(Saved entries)
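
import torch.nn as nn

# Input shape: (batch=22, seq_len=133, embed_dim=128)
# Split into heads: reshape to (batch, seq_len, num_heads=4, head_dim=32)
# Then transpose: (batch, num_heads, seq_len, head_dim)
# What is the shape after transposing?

Input shape: (22, 133, 128)
  -> after reshape: (22, 133, 4, 32)
Output shape: (22, 4, 133, 32)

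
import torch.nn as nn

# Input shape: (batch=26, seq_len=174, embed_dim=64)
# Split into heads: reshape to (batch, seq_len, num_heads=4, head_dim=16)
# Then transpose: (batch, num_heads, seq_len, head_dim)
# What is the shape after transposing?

Input shape: (26, 174, 64)
  -> after reshape: (26, 174, 4, 16)
Output shape: (26, 4, 174, 16)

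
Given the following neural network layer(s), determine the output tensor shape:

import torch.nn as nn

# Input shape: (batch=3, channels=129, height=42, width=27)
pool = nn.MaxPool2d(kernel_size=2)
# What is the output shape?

Input shape: (3, 129, 42, 27)
Output shape: (3, 129, 21, 13)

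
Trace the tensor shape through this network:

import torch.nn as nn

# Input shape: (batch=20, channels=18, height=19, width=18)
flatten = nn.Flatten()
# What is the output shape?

Input shape: (20, 18, 19, 18)
Output shape: (20, 6156)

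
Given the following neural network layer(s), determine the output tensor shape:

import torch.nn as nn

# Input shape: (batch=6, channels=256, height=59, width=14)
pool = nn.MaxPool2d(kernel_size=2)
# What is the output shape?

Input shape: (6, 256, 59, 14)
Output shape: (6, 256, 29, 7)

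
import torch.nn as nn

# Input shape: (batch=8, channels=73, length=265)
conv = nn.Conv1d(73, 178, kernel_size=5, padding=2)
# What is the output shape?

Input shape: (8, 73, 265)
Output shape: (8, 178, 265)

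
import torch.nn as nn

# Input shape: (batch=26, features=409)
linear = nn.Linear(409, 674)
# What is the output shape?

Input shape: (26, 409)
Output shape: (26, 674)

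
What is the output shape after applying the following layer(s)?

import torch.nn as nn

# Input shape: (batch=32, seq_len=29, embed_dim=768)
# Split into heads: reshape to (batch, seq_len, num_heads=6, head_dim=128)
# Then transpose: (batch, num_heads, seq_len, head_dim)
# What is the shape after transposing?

Input shape: (32, 29, 768)
  -> after reshape: (32, 29, 6, 128)
Output shape: (32, 6, 29, 128)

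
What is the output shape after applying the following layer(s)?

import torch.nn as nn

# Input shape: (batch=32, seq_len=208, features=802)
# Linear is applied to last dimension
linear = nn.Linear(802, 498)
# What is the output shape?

Input shape: (32, 208, 802)
Output shape: (32, 208, 498)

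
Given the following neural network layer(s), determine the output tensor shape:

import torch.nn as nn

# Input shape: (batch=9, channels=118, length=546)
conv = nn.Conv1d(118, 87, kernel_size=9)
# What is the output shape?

Input shape: (9, 118, 546)
Output shape: (9, 87, 538)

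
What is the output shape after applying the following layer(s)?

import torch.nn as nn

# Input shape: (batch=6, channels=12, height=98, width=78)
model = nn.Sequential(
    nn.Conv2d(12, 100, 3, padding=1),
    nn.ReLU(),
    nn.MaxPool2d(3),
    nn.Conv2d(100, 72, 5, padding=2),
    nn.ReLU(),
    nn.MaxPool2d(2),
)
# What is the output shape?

Input shape: (6, 12, 98, 78)
  -> after first Conv2d: (6, 100, 98, 78)
  -> after first MaxPool2d: (6, 100, 32, 26)
  -> after second Conv2d: (6, 72, 32, 26)
Output shape: (6, 72, 16, 13)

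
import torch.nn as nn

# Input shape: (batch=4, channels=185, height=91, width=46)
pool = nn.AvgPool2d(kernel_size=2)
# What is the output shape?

Input shape: (4, 185, 91, 46)
Output shape: (4, 185, 45, 23)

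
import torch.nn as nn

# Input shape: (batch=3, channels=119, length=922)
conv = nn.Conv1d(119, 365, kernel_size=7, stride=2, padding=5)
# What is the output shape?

Input shape: (3, 119, 922)
Output shape: (3, 365, 463)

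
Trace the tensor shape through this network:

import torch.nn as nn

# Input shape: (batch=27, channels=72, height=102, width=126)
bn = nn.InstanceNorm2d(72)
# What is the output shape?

Input shape: (27, 72, 102, 126)
Output shape: (27, 72, 102, 126)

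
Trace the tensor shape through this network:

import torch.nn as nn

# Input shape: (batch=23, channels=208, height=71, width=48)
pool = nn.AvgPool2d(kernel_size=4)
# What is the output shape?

Input shape: (23, 208, 71, 48)
Output shape: (23, 208, 17, 12)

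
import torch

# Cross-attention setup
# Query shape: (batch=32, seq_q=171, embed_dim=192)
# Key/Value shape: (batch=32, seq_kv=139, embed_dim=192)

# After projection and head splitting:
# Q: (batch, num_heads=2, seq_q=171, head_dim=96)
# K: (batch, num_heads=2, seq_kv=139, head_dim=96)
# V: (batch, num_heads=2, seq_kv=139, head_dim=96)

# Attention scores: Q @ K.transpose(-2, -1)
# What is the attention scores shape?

Input shape: (32, 171, 192)
Output shape: (32, 2, 171, 139)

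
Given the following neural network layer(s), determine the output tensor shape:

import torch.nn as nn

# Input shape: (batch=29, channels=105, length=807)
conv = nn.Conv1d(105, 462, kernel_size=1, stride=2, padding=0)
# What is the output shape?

Input shape: (29, 105, 807)
Output shape: (29, 462, 404)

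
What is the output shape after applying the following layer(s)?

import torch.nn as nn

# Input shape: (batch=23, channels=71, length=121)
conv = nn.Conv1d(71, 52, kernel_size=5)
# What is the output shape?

Input shape: (23, 71, 121)
Output shape: (23, 52, 117)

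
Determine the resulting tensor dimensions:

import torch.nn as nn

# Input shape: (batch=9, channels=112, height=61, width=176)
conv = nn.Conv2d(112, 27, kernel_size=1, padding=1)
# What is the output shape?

Input shape: (9, 112, 61, 176)
Output shape: (9, 27, 63, 178)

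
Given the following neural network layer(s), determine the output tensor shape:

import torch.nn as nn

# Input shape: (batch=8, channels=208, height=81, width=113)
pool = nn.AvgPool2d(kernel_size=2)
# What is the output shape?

Input shape: (8, 208, 81, 113)
Output shape: (8, 208, 40, 56)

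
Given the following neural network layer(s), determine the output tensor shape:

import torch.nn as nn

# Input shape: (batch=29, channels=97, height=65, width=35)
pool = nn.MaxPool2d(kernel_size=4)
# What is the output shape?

Input shape: (29, 97, 65, 35)
Output shape: (29, 97, 16, 8)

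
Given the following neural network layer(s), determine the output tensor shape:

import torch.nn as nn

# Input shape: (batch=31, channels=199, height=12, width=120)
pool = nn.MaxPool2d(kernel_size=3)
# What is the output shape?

Input shape: (31, 199, 12, 120)
Output shape: (31, 199, 4, 40)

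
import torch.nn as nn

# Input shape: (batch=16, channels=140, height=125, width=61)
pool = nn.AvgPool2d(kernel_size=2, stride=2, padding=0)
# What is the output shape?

Input shape: (16, 140, 125, 61)
Output shape: (16, 140, 62, 30)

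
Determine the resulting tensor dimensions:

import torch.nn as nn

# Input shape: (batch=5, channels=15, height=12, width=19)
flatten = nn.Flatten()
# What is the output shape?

Input shape: (5, 15, 12, 19)
Output shape: (5, 3420)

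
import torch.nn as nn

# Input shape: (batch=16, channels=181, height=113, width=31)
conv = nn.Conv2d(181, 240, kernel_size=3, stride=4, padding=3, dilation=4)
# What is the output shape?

Input shape: (16, 181, 113, 31)
Output shape: (16, 240, 28, 8)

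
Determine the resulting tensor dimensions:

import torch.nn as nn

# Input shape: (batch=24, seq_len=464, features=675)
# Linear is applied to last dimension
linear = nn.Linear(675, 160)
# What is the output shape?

Input shape: (24, 464, 675)
Output shape: (24, 464, 160)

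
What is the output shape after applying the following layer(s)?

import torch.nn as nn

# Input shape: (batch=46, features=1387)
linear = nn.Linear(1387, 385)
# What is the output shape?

Input shape: (46, 1387)
Output shape: (46, 385)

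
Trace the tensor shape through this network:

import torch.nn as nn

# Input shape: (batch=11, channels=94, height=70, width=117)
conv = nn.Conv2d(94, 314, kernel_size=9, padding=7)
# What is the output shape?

Input shape: (11, 94, 70, 117)
Output shape: (11, 314, 76, 123)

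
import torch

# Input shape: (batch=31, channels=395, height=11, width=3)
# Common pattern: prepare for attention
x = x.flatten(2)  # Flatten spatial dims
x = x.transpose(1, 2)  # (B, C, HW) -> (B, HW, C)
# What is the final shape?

Input shape: (31, 395, 11, 3)
  -> after flatten(2): (31, 395, 33)
Output shape: (31, 33, 395)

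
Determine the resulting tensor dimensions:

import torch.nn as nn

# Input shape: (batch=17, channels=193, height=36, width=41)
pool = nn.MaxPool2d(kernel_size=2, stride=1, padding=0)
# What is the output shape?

Input shape: (17, 193, 36, 41)
Output shape: (17, 193, 35, 40)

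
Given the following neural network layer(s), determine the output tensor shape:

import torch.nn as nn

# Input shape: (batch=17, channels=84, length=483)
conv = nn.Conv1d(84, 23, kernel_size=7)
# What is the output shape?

Input shape: (17, 84, 483)
Output shape: (17, 23, 477)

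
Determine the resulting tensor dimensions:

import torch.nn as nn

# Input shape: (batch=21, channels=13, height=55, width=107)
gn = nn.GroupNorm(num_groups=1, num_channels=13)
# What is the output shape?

Input shape: (21, 13, 55, 107)
Output shape: (21, 13, 55, 107)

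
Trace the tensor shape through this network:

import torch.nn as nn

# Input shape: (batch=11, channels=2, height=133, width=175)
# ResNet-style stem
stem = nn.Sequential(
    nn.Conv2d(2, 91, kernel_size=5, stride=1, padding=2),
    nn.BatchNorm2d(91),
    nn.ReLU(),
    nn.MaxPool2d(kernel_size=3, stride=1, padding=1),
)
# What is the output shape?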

■ **What is expected**
Beginning at the first line of the data above, retype each line until you reach the line containing "# Input shape: (batch=20, channels=18, height=19, width=18)", and include that one too. Add nothing else.

■ **Answer for this exercise**
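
import torch.nn as nn

# Input shape: (batch=22, seq_len=133, embed_dim=128)
# Split into heads: reshape to (batch, seq_len, num_heads=4, head_dim=32)
# Then transpose: (batch, num_heads, seq_len, head_dim)
# What is the shape after transposing?

Input shape: (22, 133, 128)
  -> after reshape: (22, 133, 4, 32)
Output shape: (22, 4, 133, 32)

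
import torch.nn as nn

# Input shape: (batch=26, seq_len=174, embed_dim=64)
# Split into heads: reshape to (batch, seq_len, num_heads=4, head_dim=16)
# Then transpose: (batch, num_heads, seq_len, head_dim)
# What is the shape after transposing?

Input shape: (26, 174, 64)
  -> after reshape: (26, 174, 4, 16)
Output shape: (26, 4, 174, 16)

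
Given the following neural network layer(s), determine the output tensor shape:

import torch.nn as nn

# Input shape: (batch=3, channels=129, height=42, width=27)
pool = nn.MaxPool2d(kernel_size=2)
# What is the output shape?

Input shape: (3, 129, 42, 27)
Output shape: (3, 129, 21, 13)

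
Trace the tensor shape through this network:

import torch.nn as nn

# Input shape: (batch=20, channels=18, height=19, width=18)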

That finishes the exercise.